■ **WORK TASK**
Counting from the line that holds "The form /hpnəfhɪ/", return each line exactly, through and including the last line of the entries.

::: GIVEN DATA :::

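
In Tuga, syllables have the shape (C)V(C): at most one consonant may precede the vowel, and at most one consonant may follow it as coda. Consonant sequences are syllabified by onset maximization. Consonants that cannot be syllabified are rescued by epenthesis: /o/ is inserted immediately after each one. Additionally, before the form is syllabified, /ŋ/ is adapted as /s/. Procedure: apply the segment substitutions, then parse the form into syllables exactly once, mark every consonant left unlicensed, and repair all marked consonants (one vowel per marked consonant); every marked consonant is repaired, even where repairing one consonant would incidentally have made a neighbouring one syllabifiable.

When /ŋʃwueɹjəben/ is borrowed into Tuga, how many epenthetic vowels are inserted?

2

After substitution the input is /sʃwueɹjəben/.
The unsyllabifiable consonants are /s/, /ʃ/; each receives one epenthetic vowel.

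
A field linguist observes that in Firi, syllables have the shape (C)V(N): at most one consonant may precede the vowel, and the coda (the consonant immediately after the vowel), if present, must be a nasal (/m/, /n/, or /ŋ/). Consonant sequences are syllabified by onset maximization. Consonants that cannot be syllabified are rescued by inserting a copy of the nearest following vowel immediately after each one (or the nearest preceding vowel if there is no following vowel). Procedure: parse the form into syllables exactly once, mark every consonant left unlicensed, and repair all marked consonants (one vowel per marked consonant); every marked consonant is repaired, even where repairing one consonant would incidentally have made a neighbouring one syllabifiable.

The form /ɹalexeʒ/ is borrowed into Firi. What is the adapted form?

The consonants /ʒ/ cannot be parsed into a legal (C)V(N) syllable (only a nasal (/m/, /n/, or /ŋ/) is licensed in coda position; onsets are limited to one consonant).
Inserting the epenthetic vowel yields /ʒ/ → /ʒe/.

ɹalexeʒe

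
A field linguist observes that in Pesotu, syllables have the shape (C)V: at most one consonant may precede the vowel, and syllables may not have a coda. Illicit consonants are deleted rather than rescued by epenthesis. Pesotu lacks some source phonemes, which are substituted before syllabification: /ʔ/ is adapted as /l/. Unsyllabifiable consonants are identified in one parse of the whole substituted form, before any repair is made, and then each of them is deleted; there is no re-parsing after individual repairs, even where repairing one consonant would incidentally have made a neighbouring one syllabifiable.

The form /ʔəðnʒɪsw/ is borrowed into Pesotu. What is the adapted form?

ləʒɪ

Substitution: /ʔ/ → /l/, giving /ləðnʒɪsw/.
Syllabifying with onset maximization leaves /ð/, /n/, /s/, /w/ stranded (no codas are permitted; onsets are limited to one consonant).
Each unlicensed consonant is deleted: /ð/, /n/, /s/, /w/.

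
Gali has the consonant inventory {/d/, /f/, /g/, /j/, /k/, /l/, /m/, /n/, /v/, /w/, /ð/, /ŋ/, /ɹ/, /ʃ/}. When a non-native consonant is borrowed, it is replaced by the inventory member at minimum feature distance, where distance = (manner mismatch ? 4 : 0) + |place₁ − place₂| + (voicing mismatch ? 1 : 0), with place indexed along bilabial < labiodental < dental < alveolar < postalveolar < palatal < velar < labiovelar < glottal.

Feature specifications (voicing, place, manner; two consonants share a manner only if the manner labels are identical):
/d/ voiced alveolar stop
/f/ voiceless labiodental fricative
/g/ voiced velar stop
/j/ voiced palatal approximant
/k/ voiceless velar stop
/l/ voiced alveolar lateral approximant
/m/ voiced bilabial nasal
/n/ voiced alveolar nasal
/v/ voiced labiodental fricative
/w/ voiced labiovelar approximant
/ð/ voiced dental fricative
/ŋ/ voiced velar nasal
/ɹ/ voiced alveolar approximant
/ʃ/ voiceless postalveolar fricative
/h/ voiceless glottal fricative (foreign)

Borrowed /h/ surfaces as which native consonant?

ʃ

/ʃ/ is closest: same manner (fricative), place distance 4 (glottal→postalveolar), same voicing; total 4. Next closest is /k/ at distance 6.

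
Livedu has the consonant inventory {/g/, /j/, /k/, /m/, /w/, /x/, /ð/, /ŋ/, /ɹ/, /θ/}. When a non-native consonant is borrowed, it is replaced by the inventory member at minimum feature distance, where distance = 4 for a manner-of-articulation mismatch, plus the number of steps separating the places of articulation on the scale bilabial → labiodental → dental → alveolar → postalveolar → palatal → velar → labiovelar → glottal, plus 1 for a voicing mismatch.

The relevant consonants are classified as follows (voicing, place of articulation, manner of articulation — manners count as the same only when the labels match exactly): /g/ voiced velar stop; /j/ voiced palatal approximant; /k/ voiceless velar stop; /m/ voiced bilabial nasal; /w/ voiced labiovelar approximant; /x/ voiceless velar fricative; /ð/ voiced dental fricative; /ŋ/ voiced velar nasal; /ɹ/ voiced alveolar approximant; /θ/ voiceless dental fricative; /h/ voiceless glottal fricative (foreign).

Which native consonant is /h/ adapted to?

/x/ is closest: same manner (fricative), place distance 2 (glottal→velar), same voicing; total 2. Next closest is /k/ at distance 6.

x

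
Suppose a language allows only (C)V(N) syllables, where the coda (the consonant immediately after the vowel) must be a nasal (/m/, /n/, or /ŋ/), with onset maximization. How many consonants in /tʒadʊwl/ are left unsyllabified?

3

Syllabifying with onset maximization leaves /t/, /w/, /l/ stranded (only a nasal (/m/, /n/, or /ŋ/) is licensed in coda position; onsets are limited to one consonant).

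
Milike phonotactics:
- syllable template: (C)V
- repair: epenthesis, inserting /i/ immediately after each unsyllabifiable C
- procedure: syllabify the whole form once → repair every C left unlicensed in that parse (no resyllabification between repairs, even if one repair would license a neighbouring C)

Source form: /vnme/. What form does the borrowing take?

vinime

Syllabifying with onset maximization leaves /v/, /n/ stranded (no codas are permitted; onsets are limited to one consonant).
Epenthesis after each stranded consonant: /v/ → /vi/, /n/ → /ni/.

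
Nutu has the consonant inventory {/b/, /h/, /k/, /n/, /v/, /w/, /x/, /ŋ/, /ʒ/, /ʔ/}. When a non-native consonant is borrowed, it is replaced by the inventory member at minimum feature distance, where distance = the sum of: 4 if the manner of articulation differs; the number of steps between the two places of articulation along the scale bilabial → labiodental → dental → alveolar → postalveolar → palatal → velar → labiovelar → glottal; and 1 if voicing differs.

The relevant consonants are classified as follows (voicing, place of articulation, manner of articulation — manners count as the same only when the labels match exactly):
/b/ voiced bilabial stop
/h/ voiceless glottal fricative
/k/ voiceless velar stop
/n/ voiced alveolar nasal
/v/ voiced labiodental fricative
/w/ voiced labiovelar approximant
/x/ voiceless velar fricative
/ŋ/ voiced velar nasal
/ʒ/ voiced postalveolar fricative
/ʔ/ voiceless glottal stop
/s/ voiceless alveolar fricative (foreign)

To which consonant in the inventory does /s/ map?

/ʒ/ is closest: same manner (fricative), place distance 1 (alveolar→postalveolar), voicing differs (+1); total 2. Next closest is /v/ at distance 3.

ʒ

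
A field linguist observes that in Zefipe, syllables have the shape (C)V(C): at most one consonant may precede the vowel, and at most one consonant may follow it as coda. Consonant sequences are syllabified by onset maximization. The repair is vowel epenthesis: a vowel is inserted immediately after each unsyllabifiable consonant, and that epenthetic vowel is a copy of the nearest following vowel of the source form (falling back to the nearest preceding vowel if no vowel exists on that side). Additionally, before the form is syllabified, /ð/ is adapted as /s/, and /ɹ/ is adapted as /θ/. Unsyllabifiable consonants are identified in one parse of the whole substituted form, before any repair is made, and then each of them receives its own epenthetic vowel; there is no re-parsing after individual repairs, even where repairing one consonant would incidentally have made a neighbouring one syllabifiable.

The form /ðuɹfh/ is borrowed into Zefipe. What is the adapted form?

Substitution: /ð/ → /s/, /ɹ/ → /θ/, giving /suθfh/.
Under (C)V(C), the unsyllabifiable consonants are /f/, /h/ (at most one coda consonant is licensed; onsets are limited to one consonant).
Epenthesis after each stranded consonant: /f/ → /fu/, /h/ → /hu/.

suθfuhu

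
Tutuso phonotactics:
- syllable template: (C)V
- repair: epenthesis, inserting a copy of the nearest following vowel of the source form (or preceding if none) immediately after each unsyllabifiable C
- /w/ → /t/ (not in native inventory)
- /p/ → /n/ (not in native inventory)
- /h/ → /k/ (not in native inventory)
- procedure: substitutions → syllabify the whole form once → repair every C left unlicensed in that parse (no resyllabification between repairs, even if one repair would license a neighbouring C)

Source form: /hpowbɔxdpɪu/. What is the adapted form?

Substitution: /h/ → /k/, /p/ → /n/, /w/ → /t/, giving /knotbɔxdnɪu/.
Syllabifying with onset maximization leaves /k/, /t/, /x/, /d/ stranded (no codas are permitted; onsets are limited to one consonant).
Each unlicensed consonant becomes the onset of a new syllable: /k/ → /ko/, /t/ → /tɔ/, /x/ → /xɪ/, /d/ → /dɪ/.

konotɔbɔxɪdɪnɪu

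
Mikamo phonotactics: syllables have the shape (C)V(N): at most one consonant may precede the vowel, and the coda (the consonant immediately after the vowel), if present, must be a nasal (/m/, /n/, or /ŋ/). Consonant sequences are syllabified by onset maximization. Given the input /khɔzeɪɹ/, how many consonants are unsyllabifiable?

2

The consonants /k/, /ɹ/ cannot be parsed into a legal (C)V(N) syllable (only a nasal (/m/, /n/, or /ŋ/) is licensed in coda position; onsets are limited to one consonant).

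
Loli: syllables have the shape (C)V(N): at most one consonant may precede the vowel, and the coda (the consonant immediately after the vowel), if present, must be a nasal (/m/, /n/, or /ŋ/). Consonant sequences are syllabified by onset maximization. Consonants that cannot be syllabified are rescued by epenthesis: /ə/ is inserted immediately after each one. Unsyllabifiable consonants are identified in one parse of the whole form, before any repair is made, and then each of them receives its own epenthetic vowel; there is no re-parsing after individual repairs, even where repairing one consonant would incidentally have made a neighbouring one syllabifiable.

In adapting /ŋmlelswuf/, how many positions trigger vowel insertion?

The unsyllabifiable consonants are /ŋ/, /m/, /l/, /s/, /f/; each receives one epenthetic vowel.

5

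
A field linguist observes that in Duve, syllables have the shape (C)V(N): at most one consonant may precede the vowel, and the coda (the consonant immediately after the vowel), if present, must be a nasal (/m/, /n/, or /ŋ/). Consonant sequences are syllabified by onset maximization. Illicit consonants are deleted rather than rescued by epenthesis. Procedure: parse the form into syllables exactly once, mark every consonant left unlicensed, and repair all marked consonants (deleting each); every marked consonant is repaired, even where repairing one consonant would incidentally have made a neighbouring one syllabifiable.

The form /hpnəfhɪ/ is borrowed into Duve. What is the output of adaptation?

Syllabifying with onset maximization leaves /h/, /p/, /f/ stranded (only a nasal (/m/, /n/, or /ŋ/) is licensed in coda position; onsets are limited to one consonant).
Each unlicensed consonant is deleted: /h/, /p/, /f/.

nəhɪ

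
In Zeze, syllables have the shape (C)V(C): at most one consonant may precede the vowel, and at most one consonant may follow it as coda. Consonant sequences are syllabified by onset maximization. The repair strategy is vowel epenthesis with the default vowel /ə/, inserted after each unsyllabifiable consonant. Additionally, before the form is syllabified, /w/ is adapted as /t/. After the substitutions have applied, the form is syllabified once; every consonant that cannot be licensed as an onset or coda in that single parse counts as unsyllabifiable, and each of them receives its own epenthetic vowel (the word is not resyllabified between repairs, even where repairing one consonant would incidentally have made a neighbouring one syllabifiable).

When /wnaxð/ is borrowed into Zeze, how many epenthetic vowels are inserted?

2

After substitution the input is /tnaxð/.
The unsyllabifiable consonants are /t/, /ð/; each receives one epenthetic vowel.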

:::

■ **ANSWER TO THE PROBLEM**
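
The form /hpnəfhɪ/ is borrowed into Duve. What is the output of adaptation?

Syllabifying with onset maximization leaves /h/, /p/, /f/ stranded (only a nasal (/m/, /n/, or /ŋ/) is licensed in coda position; onsets are limited to one consonant).
Each unlicensed consonant is deleted: /h/, /p/, /f/.

nəhɪ

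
In Zeze, syllables have the shape (C)V(C): at most one consonant may precede the vowel, and at most one consonant may follow it as coda. Consonant sequences are syllabified by onset maximization. The repair strategy is vowel epenthesis with the default vowel /ə/, inserted after each unsyllabifiable consonant. Additionally, before the form is syllabified, /w/ is adapted as /t/. After the substitutions have applied, the form is syllabified once; every consonant that cannot be licensed as an onset or coda in that single parse counts as unsyllabifiable, and each of them receives its own epenthetic vowel (the word is not resyllabified between repairs, even where repairing one consonant would incidentally have made a neighbouring one syllabifiable).

When /wnaxð/ is borrowed into Zeze, how many epenthetic vowels are inserted?

2

After substitution the input is /tnaxð/.
The unsyllabifiable consonants are /t/, /ð/; each receives one epenthetic vowel.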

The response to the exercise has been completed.